About this exercise:
Could you retype every line of the data underneath without altering anything?

(Collected data entries)
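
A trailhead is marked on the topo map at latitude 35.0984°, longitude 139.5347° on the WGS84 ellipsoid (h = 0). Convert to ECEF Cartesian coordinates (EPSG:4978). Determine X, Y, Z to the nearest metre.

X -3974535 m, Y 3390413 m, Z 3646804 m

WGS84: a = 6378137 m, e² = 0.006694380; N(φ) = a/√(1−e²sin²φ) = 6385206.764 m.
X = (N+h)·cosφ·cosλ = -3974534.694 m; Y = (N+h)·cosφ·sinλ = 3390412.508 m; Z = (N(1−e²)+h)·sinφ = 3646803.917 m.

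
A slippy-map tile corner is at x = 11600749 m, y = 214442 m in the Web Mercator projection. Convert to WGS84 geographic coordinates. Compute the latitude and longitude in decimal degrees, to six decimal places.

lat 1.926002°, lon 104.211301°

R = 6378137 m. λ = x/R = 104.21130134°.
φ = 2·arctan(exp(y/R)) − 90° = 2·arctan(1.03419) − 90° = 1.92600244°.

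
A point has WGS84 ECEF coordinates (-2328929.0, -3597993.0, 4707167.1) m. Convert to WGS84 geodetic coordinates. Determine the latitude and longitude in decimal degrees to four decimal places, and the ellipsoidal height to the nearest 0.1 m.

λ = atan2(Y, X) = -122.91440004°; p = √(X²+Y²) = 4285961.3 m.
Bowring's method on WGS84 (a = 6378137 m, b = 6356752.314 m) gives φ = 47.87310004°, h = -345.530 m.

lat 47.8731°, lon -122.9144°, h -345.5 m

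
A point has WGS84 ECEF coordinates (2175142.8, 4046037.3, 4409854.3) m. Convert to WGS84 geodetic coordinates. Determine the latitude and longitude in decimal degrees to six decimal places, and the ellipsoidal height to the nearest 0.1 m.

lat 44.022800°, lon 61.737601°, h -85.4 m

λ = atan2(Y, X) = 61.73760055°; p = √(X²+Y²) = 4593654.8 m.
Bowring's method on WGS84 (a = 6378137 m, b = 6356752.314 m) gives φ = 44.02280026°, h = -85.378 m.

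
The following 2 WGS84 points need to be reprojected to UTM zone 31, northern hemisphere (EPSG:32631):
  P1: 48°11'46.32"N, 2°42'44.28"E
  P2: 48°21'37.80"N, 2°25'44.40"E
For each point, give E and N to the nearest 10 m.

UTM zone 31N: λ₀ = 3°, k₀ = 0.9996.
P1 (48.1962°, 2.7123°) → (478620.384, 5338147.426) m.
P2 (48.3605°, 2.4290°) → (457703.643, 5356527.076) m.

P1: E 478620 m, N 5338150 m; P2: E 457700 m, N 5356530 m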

Response to the exercise:
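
A trailhead is marked on the topo map at latitude 35.0984°, longitude 139.5347° on the WGS84 ellipsoid (h = 0). Convert to ECEF Cartesian coordinates (EPSG:4978). Determine X, Y, Z to the nearest metre.

X -3974535 m, Y 3390413 m, Z 3646804 m

WGS84: a = 6378137 m, e² = 0.006694380; N(φ) = a/√(1−e²sin²φ) = 6385206.764 m.
X = (N+h)·cosφ·cosλ = -3974534.694 m; Y = (N+h)·cosφ·sinλ = 3390412.508 m; Z = (N(1−e²)+h)·sinφ = 3646803.917 m.

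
A slippy-map tile corner is at x = 11600749 m, y = 214442 m in the Web Mercator projection. Convert to WGS84 geographic coordinates. Compute the latitude and longitude in decimal degrees, to six decimal places.

lat 1.926002°, lon 104.211301°

R = 6378137 m. λ = x/R = 104.21130134°.
φ = 2·arctan(exp(y/R)) − 90° = 2·arctan(1.03419) − 90° = 1.92600244°.

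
A point has WGS84 ECEF coordinates (-2328929.0, -3597993.0, 4707167.1) m. Convert to WGS84 geodetic coordinates. Determine the latitude and longitude in decimal degrees to four decimal places, and the ellipsoidal height to the nearest 0.1 m.

λ = atan2(Y, X) = -122.91440004°; p = √(X²+Y²) = 4285961.3 m.
Bowring's method on WGS84 (a = 6378137 m, b = 6356752.314 m) gives φ = 47.87310004°, h = -345.530 m.

lat 47.8731°, lon -122.9144°, h -345.5 m

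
A point has WGS84 ECEF coordinates (2175142.8, 4046037.3, 4409854.3) m. Convert to WGS84 geodetic coordinates. Determine the latitude and longitude in decimal degrees to six decimal places, and the ellipsoidal height to the nearest 0.1 m.

lat 44.022800°, lon 61.737601°, h -85.4 m

λ = atan2(Y, X) = 61.73760055°; p = √(X²+Y²) = 4593654.8 m.
Bowring's method on WGS84 (a = 6378137 m, b = 6356752.314 m) gives φ = 44.02280026°, h = -85.378 m.

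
The following 2 WGS84 points need to be reprojected to UTM zone 31, northern hemisphere (EPSG:32631):
  P1: 48°11'46.32"N, 2°42'44.28"E
  P2: 48°21'37.80"N, 2°25'44.40"E
For each point, give E and N to the nearest 10 m.

UTM zone 31N: λ₀ = 3°, k₀ = 0.9996.
P1 (48.1962°, 2.7123°) → (478620.384, 5338147.426) m.
P2 (48.3605°, 2.4290°) → (457703.643, 5356527.076) m.

P1: E 478620 m, N 5338150 m; P2: E 457700 m, N 5356530 m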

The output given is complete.